Task requirements
Your job is to write out each record precisely as it stands.

[Stored records]
============================================================

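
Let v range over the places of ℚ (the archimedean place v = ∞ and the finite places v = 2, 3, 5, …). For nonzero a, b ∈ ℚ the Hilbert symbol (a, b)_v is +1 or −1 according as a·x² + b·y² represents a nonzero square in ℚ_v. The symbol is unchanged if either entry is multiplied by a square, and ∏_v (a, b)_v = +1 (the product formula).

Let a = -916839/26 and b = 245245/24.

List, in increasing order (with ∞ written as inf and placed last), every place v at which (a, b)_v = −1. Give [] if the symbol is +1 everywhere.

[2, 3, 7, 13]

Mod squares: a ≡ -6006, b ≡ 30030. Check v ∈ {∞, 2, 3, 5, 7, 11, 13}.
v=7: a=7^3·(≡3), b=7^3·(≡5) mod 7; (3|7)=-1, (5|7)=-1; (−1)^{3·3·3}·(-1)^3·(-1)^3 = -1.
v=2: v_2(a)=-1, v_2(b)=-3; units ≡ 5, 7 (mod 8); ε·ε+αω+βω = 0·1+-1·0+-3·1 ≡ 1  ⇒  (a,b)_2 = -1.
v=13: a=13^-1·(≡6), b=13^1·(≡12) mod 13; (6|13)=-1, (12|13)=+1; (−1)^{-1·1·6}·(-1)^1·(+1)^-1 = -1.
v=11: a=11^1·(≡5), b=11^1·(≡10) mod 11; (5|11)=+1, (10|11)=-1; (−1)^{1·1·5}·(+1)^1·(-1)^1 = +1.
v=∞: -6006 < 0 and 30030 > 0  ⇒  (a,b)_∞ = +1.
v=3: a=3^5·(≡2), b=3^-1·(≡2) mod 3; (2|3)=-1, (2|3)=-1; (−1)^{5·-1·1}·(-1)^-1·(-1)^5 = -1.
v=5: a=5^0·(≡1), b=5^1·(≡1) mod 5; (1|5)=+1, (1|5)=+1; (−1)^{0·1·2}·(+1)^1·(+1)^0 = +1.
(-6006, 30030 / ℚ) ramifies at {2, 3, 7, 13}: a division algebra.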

============================================================

Answer space
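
Let v range over the places of ℚ (the archimedean place v = ∞ and the finite places v = 2, 3, 5, …). For nonzero a, b ∈ ℚ the Hilbert symbol (a, b)_v is +1 or −1 according as a·x² + b·y² represents a nonzero square in ℚ_v. The symbol is unchanged if either entry is multiplied by a square, and ∏_v (a, b)_v = +1 (the product formula).

Let a = -916839/26 and b = 245245/24.

List, in increasing order (with ∞ written as inf and placed last), every place v at which (a, b)_v = −1. Give [] if the symbol is +1 everywhere.

[2, 3, 7, 13]

Mod squares: a ≡ -6006, b ≡ 30030. Check v ∈ {∞, 2, 3, 5, 7, 11, 13}.
v=7: a=7^3·(≡3), b=7^3·(≡5) mod 7; (3|7)=-1, (5|7)=-1; (−1)^{3·3·3}·(-1)^3·(-1)^3 = -1.
v=2: v_2(a)=-1, v_2(b)=-3; units ≡ 5, 7 (mod 8); ε·ε+αω+βω = 0·1+-1·0+-3·1 ≡ 1  ⇒  (a,b)_2 = -1.
v=13: a=13^-1·(≡6), b=13^1·(≡12) mod 13; (6|13)=-1, (12|13)=+1; (−1)^{-1·1·6}·(-1)^1·(+1)^-1 = -1.
v=11: a=11^1·(≡5), b=11^1·(≡10) mod 11; (5|11)=+1, (10|11)=-1; (−1)^{1·1·5}·(+1)^1·(-1)^1 = +1.
v=∞: -6006 < 0 and 30030 > 0  ⇒  (a,b)_∞ = +1.
v=3: a=3^5·(≡2), b=3^-1·(≡2) mod 3; (2|3)=-1, (2|3)=-1; (−1)^{5·-1·1}·(-1)^-1·(-1)^5 = -1.
v=5: a=5^0·(≡1), b=5^1·(≡1) mod 5; (1|5)=+1, (1|5)=+1; (−1)^{0·1·2}·(+1)^1·(+1)^0 = +1.
(-6006, 30030 / ℚ) ramifies at {2, 3, 7, 13}: a division algebra.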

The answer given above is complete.